Go through the material and copy each line in which the word "runs" shows up.
== Segment start ==
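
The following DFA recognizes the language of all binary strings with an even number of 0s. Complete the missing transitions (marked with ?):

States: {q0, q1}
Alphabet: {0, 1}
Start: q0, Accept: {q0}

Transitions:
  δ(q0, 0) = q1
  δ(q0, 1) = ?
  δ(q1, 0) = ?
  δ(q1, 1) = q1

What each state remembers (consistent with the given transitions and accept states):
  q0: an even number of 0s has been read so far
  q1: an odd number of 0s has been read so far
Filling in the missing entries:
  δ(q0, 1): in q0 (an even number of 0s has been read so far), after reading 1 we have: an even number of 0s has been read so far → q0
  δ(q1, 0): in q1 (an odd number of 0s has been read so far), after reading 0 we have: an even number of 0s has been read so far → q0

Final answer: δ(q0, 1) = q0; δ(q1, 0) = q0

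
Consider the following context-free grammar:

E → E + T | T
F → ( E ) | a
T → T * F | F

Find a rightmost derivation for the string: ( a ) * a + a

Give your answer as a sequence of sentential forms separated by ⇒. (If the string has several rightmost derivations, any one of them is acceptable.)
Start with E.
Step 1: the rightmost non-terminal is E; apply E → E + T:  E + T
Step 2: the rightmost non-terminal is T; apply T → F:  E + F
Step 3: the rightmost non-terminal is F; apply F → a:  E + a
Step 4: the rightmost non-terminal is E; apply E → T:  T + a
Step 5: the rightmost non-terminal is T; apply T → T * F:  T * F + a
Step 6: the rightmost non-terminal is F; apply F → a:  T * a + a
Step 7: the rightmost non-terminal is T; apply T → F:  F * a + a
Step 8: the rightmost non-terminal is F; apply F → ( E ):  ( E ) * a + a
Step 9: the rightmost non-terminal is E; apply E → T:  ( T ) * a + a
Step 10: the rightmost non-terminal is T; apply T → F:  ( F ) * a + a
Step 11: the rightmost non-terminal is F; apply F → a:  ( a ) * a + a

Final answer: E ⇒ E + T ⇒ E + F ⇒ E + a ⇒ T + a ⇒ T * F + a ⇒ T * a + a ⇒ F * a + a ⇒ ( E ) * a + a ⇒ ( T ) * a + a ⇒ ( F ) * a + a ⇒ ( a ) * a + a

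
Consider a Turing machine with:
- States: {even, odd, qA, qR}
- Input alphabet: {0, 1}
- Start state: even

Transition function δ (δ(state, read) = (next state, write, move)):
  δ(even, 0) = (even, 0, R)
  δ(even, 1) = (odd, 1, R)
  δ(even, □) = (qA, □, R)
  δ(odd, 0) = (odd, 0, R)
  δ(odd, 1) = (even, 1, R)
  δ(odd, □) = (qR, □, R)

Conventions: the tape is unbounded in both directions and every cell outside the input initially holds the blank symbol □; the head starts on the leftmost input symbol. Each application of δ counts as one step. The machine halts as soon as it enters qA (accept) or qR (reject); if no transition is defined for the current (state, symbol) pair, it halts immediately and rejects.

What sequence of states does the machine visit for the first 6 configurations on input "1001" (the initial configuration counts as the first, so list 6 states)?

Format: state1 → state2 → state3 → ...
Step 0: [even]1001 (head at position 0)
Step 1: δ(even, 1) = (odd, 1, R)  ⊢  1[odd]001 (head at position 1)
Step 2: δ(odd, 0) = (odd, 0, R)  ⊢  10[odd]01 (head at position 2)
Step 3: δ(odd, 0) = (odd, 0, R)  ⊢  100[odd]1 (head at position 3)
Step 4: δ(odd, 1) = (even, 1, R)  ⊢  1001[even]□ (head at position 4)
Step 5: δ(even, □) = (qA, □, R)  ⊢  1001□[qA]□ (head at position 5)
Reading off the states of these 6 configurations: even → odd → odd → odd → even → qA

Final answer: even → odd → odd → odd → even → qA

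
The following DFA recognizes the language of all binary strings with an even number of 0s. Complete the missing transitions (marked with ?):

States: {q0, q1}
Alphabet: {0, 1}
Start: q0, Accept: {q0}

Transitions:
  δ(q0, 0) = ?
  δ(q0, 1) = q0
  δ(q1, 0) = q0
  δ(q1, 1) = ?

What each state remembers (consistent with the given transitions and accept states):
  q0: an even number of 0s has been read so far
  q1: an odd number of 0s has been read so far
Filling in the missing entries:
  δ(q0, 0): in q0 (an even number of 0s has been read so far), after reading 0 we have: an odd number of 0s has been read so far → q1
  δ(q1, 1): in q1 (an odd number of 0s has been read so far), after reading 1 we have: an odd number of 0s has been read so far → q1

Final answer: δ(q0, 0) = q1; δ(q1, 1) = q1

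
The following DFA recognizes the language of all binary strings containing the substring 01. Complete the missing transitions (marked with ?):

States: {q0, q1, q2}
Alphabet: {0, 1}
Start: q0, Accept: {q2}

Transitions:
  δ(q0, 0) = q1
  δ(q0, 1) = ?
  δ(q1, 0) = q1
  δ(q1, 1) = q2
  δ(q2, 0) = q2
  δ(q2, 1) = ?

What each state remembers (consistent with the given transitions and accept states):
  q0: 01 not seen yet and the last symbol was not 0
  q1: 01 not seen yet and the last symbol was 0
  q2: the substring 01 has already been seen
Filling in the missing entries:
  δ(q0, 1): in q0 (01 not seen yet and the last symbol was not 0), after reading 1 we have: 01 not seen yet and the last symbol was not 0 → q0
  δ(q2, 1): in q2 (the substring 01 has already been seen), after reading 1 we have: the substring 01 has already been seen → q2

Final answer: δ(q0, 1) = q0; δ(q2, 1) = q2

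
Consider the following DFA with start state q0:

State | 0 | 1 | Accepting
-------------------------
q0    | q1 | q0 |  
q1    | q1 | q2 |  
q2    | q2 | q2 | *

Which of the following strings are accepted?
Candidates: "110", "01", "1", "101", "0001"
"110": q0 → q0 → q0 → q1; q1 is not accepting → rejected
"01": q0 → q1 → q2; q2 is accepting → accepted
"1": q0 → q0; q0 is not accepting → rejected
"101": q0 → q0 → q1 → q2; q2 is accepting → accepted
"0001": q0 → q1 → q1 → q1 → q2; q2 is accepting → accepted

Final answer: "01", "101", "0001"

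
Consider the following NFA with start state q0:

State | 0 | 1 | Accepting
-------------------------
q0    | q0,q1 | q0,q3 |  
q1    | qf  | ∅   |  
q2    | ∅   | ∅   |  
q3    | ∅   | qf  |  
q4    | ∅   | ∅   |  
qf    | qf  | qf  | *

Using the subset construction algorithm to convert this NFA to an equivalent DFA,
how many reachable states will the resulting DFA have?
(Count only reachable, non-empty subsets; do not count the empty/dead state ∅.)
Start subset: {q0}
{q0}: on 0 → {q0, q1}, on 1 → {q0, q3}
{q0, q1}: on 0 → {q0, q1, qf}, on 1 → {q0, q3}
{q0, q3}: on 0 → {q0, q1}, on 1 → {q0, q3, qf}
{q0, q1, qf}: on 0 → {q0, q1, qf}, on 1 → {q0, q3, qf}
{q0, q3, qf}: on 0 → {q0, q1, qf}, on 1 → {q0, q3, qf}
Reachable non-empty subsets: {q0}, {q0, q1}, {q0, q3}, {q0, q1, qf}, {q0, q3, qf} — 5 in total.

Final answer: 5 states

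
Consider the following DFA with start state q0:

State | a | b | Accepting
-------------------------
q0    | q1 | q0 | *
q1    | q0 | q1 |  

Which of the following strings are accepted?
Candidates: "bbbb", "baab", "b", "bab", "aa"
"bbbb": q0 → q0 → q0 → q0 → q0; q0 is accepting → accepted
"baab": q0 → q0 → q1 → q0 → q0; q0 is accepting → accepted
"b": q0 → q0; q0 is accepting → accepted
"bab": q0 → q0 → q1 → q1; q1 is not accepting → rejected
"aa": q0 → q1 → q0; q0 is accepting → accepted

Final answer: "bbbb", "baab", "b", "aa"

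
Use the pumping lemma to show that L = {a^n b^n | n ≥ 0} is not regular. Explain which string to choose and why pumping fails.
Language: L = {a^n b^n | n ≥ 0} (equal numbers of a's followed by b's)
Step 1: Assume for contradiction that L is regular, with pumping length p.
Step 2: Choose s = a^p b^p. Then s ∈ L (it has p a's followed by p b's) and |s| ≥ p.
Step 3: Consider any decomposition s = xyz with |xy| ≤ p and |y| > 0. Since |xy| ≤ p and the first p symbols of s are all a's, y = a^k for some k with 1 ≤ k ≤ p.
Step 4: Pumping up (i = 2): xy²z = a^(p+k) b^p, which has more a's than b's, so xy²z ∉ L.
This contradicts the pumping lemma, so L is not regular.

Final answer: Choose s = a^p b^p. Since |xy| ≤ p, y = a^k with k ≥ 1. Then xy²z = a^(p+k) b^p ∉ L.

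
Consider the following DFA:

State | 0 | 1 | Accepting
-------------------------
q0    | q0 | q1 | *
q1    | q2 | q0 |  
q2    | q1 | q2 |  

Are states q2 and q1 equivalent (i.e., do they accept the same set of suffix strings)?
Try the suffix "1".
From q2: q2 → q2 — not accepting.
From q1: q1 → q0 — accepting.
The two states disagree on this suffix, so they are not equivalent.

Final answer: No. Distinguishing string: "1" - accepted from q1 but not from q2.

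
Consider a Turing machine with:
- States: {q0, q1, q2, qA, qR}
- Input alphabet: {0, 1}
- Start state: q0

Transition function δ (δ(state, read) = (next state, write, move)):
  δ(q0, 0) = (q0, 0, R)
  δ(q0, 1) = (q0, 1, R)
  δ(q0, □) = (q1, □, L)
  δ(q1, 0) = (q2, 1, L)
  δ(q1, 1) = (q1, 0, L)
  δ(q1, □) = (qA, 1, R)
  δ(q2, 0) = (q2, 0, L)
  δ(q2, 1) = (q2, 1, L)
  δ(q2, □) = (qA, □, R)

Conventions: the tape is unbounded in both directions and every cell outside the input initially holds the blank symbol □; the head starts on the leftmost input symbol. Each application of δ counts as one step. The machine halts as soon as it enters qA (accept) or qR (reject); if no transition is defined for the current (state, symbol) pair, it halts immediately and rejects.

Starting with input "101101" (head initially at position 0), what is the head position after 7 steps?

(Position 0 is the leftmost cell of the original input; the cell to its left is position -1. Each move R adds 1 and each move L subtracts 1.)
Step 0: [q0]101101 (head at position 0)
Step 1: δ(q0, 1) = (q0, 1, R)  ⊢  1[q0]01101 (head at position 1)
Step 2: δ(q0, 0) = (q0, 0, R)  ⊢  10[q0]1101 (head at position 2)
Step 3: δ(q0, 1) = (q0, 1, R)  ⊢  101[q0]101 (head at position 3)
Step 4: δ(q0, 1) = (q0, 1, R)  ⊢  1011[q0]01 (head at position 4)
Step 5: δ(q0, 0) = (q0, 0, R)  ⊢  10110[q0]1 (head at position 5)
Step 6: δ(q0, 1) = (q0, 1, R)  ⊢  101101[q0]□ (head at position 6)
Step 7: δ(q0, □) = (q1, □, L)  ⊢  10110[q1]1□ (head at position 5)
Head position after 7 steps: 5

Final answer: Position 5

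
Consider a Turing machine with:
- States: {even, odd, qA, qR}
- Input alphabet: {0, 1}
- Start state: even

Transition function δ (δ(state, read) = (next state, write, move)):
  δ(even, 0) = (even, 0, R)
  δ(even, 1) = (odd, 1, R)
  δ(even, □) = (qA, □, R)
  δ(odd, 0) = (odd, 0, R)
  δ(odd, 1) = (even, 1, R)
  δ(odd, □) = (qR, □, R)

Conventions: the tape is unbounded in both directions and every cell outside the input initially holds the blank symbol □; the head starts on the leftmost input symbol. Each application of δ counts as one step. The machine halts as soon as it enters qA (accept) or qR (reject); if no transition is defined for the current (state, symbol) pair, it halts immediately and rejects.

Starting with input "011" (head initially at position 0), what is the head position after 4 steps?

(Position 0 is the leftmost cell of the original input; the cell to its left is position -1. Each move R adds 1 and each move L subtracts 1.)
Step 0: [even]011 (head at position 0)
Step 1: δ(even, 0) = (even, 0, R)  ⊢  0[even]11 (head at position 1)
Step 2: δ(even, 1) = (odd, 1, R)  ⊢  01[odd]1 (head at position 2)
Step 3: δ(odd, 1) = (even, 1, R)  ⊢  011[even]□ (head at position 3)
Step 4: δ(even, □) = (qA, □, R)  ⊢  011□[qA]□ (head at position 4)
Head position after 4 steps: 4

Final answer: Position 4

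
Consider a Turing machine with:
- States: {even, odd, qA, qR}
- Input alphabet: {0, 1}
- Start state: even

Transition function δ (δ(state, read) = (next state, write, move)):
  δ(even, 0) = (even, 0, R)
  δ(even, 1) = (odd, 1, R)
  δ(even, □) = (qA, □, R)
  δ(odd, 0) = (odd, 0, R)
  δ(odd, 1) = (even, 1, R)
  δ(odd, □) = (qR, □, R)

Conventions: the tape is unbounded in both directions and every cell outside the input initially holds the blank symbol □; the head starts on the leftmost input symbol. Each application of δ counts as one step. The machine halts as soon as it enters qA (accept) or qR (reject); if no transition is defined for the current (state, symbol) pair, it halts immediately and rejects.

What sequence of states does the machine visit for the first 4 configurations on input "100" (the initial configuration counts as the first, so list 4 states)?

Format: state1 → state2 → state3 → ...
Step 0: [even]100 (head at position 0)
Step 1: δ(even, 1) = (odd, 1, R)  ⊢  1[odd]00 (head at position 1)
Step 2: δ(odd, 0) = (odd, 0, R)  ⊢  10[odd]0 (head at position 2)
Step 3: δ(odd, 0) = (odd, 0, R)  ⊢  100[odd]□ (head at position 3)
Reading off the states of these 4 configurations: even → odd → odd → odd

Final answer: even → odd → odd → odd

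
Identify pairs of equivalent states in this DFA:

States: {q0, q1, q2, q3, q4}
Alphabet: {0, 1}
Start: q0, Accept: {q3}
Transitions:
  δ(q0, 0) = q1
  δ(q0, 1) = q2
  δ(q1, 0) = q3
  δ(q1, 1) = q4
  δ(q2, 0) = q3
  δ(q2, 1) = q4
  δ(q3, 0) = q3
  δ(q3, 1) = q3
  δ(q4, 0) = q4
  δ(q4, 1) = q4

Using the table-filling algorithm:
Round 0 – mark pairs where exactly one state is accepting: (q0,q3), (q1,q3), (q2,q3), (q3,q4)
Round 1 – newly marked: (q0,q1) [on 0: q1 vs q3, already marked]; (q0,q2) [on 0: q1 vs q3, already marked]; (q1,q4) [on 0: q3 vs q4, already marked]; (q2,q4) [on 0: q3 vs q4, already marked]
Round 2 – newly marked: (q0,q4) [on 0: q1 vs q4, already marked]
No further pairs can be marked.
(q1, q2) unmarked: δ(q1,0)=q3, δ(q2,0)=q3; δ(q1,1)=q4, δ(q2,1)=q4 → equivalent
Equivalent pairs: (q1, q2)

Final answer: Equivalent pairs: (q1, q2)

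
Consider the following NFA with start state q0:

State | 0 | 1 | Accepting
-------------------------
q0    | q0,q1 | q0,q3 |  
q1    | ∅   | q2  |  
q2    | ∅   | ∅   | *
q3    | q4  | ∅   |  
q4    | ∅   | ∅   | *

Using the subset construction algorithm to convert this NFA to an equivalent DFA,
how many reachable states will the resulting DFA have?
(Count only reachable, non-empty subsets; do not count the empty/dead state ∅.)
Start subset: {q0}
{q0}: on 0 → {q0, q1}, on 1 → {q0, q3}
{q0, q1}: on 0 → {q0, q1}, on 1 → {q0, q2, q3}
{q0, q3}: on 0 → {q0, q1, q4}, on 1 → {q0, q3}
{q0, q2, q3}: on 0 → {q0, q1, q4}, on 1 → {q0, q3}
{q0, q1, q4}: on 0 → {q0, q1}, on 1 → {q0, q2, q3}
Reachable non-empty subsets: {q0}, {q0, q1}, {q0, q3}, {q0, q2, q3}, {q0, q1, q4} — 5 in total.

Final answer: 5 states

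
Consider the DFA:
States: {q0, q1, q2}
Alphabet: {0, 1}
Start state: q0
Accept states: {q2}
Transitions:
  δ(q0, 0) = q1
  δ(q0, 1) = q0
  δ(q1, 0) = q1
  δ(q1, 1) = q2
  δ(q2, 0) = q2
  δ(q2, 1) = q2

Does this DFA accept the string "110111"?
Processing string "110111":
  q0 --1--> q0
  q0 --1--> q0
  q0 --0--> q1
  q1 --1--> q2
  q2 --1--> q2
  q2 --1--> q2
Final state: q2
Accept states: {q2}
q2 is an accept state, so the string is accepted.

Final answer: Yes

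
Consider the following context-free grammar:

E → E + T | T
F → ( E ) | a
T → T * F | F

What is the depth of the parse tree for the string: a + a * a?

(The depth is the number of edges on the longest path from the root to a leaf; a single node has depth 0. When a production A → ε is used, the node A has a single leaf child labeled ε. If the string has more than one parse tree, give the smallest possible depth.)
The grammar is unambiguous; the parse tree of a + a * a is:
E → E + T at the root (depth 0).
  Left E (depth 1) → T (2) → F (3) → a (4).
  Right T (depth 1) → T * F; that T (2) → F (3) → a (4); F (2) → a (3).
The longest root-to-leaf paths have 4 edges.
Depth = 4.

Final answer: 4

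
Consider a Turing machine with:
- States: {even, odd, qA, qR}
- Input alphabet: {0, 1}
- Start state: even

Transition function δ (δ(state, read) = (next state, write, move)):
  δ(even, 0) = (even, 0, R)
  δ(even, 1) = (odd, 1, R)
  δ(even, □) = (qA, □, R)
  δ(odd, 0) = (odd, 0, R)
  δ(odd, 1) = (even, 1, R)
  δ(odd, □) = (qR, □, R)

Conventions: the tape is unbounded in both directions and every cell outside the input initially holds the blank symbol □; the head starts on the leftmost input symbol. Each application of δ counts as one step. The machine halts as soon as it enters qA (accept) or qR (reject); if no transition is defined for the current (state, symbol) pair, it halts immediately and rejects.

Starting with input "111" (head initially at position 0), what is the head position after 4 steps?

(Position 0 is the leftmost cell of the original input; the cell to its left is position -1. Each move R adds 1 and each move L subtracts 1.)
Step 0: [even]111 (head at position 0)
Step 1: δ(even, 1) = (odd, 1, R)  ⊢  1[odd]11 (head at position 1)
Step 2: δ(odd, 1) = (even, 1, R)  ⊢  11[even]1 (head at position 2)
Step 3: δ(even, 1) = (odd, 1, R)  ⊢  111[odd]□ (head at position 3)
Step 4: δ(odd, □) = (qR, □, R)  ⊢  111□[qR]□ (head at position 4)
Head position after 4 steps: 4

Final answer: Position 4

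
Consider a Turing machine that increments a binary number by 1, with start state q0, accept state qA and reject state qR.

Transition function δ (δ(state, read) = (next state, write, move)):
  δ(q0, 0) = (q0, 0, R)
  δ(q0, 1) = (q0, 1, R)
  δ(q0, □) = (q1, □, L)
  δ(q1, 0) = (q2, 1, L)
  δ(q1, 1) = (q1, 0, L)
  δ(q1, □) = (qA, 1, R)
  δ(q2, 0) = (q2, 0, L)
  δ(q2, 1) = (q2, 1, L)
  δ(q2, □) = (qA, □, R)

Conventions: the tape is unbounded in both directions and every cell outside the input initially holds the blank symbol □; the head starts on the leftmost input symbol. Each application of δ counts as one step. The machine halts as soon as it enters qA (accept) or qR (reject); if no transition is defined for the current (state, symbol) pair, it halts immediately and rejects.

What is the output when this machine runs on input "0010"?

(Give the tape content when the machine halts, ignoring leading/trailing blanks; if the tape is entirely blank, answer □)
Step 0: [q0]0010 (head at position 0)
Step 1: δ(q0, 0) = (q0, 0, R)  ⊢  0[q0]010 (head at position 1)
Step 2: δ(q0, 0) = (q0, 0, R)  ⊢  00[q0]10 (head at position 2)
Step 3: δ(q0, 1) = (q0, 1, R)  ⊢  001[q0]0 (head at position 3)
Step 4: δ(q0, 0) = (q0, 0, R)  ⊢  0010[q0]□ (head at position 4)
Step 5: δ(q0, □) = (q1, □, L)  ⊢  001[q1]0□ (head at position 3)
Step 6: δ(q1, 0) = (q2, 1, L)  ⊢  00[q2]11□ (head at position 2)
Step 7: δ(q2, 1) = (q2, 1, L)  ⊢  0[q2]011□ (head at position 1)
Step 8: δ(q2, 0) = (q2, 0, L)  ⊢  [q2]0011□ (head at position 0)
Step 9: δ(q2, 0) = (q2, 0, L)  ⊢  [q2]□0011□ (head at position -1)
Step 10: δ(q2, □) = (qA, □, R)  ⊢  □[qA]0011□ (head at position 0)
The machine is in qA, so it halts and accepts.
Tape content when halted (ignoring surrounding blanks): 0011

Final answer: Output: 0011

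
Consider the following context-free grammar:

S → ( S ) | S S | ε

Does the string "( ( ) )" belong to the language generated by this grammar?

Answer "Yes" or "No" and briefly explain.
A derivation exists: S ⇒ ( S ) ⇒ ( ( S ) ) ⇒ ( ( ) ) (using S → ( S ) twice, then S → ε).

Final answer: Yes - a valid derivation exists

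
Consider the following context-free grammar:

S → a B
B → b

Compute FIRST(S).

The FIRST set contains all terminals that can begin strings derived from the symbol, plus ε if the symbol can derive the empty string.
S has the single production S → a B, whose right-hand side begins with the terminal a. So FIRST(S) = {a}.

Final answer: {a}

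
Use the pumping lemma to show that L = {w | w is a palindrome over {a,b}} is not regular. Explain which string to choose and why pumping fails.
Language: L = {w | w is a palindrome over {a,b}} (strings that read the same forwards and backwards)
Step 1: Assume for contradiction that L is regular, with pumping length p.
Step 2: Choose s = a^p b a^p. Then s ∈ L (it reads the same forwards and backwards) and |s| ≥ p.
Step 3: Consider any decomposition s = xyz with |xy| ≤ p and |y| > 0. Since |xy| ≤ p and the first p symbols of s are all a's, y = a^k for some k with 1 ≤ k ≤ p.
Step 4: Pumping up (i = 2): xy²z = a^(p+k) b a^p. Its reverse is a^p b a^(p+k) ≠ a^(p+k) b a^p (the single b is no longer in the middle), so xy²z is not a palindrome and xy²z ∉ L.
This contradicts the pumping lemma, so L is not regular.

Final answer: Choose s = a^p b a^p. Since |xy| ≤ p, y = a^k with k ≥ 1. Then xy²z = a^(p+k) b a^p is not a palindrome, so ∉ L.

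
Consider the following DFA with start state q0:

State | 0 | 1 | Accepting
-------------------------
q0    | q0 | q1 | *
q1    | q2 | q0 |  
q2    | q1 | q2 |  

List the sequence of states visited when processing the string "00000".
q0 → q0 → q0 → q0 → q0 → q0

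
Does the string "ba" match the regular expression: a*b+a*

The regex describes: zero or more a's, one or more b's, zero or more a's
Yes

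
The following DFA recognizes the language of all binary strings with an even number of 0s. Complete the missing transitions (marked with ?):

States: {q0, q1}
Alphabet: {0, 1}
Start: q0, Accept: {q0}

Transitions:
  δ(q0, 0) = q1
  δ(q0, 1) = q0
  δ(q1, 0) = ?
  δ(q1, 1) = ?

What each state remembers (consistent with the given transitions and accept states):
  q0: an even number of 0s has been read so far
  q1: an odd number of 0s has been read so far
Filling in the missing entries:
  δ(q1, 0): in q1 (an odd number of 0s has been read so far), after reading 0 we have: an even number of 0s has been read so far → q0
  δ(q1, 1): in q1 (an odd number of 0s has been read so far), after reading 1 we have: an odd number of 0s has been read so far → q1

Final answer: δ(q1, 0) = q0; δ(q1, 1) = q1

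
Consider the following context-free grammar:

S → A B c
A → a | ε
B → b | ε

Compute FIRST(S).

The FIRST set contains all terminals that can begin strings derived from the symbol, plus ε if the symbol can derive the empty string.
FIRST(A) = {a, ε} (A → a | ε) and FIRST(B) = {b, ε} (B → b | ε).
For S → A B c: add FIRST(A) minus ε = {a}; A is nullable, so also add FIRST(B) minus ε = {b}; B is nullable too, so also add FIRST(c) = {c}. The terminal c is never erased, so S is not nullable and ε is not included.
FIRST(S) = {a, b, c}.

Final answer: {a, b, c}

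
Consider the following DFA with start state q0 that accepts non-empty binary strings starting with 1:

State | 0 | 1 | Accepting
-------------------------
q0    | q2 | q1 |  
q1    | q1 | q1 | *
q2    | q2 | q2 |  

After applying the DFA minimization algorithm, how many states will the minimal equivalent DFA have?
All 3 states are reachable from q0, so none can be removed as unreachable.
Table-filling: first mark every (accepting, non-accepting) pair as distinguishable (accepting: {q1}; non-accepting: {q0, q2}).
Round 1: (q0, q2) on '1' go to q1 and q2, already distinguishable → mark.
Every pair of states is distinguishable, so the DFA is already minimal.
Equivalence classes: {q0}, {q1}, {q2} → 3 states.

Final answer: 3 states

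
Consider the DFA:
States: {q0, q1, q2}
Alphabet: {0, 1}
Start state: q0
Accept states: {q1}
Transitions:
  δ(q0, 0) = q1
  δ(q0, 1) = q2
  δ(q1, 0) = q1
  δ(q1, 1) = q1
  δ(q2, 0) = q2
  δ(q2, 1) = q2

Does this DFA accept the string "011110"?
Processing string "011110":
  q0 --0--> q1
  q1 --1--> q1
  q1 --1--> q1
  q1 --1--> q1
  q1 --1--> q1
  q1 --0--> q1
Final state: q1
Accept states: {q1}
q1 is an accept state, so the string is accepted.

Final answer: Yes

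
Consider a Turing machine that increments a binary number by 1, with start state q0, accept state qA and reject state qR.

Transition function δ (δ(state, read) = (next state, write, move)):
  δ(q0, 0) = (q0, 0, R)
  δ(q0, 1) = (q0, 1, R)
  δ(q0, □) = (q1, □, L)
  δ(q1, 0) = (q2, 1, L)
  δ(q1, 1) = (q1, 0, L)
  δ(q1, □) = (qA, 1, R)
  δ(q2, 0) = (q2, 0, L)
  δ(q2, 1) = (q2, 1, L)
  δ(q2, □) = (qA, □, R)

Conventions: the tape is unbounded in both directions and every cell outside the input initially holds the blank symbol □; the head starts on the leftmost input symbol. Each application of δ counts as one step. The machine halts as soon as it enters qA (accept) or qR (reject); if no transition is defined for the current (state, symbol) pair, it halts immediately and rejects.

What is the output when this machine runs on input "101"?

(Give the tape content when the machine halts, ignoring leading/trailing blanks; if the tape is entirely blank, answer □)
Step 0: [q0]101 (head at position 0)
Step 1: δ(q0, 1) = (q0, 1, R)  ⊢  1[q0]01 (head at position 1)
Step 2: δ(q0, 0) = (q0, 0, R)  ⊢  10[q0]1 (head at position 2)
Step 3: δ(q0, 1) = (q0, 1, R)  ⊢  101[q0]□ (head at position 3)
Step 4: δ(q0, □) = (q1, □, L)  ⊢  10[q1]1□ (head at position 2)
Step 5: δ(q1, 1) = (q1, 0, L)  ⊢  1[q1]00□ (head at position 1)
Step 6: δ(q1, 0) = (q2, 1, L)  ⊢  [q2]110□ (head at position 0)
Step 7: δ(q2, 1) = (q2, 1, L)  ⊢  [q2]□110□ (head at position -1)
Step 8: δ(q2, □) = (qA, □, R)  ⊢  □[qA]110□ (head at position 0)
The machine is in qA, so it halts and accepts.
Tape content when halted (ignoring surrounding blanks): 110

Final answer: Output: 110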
== Segment end ==
### Written response
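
What is the output when this machine runs on input "0010"?
What is the output when this machine runs on input "101"?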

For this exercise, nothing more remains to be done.